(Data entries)
┏━━

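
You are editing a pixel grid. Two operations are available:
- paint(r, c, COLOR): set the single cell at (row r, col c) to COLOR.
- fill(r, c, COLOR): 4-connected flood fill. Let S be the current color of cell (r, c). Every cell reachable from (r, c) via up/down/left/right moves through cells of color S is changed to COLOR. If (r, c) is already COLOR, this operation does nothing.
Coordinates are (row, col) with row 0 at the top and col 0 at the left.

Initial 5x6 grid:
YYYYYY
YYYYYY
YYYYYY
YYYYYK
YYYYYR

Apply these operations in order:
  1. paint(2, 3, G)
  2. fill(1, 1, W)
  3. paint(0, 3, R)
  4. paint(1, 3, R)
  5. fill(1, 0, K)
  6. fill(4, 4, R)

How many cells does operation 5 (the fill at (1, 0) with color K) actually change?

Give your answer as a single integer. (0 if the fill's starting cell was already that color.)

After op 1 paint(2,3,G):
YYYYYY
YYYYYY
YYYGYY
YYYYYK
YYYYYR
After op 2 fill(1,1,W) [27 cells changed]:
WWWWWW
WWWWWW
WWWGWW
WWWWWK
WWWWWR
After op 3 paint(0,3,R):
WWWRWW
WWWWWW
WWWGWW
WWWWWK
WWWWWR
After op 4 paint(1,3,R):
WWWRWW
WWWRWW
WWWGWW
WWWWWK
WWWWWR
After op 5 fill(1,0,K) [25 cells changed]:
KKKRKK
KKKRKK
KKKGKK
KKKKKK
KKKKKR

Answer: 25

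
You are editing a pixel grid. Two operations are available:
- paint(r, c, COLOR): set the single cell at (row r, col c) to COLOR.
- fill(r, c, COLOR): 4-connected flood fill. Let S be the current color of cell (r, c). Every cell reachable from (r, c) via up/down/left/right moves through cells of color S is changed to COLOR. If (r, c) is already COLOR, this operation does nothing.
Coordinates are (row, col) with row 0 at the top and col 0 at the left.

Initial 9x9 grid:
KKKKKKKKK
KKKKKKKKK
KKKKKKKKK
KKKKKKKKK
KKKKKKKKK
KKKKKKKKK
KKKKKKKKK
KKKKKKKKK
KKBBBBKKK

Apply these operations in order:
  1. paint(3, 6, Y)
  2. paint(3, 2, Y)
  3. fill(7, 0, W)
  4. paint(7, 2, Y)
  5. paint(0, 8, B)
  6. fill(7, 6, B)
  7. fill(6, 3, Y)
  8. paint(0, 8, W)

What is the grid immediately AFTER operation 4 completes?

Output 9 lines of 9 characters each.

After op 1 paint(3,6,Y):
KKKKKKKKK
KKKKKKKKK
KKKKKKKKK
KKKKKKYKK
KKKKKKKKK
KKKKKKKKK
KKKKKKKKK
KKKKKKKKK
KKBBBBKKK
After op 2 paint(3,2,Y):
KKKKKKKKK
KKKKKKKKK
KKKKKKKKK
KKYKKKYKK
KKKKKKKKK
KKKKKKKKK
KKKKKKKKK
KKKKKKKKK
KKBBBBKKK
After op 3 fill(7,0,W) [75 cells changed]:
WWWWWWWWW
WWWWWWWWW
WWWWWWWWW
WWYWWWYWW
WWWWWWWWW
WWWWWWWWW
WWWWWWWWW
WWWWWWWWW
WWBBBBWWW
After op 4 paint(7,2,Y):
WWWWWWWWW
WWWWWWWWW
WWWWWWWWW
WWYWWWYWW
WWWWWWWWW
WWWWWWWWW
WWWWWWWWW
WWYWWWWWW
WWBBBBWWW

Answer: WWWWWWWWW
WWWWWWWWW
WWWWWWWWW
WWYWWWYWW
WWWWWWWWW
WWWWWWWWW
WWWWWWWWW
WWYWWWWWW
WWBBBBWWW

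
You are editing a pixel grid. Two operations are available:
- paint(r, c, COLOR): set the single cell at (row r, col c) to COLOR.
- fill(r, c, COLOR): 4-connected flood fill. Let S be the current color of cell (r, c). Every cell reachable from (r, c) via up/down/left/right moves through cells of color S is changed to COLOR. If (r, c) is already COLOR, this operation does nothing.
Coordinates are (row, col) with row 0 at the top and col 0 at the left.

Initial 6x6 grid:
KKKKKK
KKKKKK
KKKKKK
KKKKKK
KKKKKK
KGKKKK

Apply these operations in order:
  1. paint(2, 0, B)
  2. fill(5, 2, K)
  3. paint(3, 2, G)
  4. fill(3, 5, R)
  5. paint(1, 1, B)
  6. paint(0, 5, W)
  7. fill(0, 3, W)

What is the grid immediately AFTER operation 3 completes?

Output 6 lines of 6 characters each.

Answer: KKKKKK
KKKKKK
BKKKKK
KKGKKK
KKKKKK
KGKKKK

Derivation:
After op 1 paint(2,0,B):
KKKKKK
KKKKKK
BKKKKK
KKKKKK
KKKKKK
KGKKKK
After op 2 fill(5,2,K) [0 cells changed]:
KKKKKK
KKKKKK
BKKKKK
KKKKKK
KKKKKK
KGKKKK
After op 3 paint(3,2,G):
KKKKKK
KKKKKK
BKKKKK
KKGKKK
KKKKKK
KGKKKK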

┗━━

» Task to carry out
Reproduce every record that appears above, keeping the wording exact.

» Solution to this task
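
You are editing a pixel grid. Two operations are available:
- paint(r, c, COLOR): set the single cell at (row r, col c) to COLOR.
- fill(r, c, COLOR): 4-connected flood fill. Let S be the current color of cell (r, c). Every cell reachable from (r, c) via up/down/left/right moves through cells of color S is changed to COLOR. If (r, c) is already COLOR, this operation does nothing.
Coordinates are (row, col) with row 0 at the top and col 0 at the left.

Initial 5x6 grid:
YYYYYY
YYYYYY
YYYYYY
YYYYYK
YYYYYR

Apply these operations in order:
  1. paint(2, 3, G)
  2. fill(1, 1, W)
  3. paint(0, 3, R)
  4. paint(1, 3, R)
  5. fill(1, 0, K)
  6. fill(4, 4, R)

How many cells does operation 5 (the fill at (1, 0) with color K) actually change?

Give your answer as a single integer. (0 if the fill's starting cell was already that color.)

After op 1 paint(2,3,G):
YYYYYY
YYYYYY
YYYGYY
YYYYYK
YYYYYR
After op 2 fill(1,1,W) [27 cells changed]:
WWWWWW
WWWWWW
WWWGWW
WWWWWK
WWWWWR
After op 3 paint(0,3,R):
WWWRWW
WWWWWW
WWWGWW
WWWWWK
WWWWWR
After op 4 paint(1,3,R):
WWWRWW
WWWRWW
WWWGWW
WWWWWK
WWWWWR
After op 5 fill(1,0,K) [25 cells changed]:
KKKRKK
KKKRKK
KKKGKK
KKKKKK
KKKKKR

Answer: 25

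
You are editing a pixel grid. Two operations are available:
- paint(r, c, COLOR): set the single cell at (row r, col c) to COLOR.
- fill(r, c, COLOR): 4-connected flood fill. Let S be the current color of cell (r, c). Every cell reachable from (r, c) via up/down/left/right moves through cells of color S is changed to COLOR. If (r, c) is already COLOR, this operation does nothing.
Coordinates are (row, col) with row 0 at the top and col 0 at the left.

Initial 9x9 grid:
KKKKKKKKK
KKKKKKKKK
KKKKKKKKK
KKKKKKKKK
KKKKKKKKK
KKKKKKKKK
KKKKKKKKK
KKKKKKKKK
KKBBBBKKK

Apply these operations in order:
  1. paint(3, 6, Y)
  2. paint(3, 2, Y)
  3. fill(7, 0, W)
  4. paint(7, 2, Y)
  5. paint(0, 8, B)
  6. fill(7, 6, B)
  7. fill(6, 3, Y)
  8. paint(0, 8, W)

What is the grid immediately AFTER operation 4 completes?

Output 9 lines of 9 characters each.

After op 1 paint(3,6,Y):
KKKKKKKKK
KKKKKKKKK
KKKKKKKKK
KKKKKKYKK
KKKKKKKKK
KKKKKKKKK
KKKKKKKKK
KKKKKKKKK
KKBBBBKKK
After op 2 paint(3,2,Y):
KKKKKKKKK
KKKKKKKKK
KKKKKKKKK
KKYKKKYKK
KKKKKKKKK
KKKKKKKKK
KKKKKKKKK
KKKKKKKKK
KKBBBBKKK
After op 3 fill(7,0,W) [75 cells changed]:
WWWWWWWWW
WWWWWWWWW
WWWWWWWWW
WWYWWWYWW
WWWWWWWWW
WWWWWWWWW
WWWWWWWWW
WWWWWWWWW
WWBBBBWWW
After op 4 paint(7,2,Y):
WWWWWWWWW
WWWWWWWWW
WWWWWWWWW
WWYWWWYWW
WWWWWWWWW
WWWWWWWWW
WWWWWWWWW
WWYWWWWWW
WWBBBBWWW

Answer: WWWWWWWWW
WWWWWWWWW
WWWWWWWWW
WWYWWWYWW
WWWWWWWWW
WWWWWWWWW
WWWWWWWWW
WWYWWWWWW
WWBBBBWWW

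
You are editing a pixel grid. Two operations are available:
- paint(r, c, COLOR): set the single cell at (row r, col c) to COLOR.
- fill(r, c, COLOR): 4-connected flood fill. Let S be the current color of cell (r, c). Every cell reachable from (r, c) via up/down/left/right moves through cells of color S is changed to COLOR. If (r, c) is already COLOR, this operation does nothing.
Coordinates are (row, col) with row 0 at the top and col 0 at the left.

Initial 6x6 grid:
KKKKKK
KKKKKK
KKKKKK
KKKKKK
KKKKKK
KGKKKK

Apply these operations in order:
  1. paint(2, 0, B)
  2. fill(5, 2, K)
  3. paint(3, 2, G)
  4. fill(3, 5, R)
  5. paint(1, 1, B)
  6. paint(0, 5, W)
  7. fill(0, 3, W)

What is the grid immediately AFTER operation 3 completes?

Output 6 lines of 6 characters each.

Answer: KKKKKK
KKKKKK
BKKKKK
KKGKKK
KKKKKK
KGKKKK

Derivation:
After op 1 paint(2,0,B):
KKKKKK
KKKKKK
BKKKKK
KKKKKK
KKKKKK
KGKKKK
After op 2 fill(5,2,K) [0 cells changed]:
KKKKKK
KKKKKK
BKKKKK
KKKKKK
KKKKKK
KGKKKK
After op 3 paint(3,2,G):
KKKKKK
KKKKKK
BKKKKK
KKGKKK
KKKKKK
KGKKKK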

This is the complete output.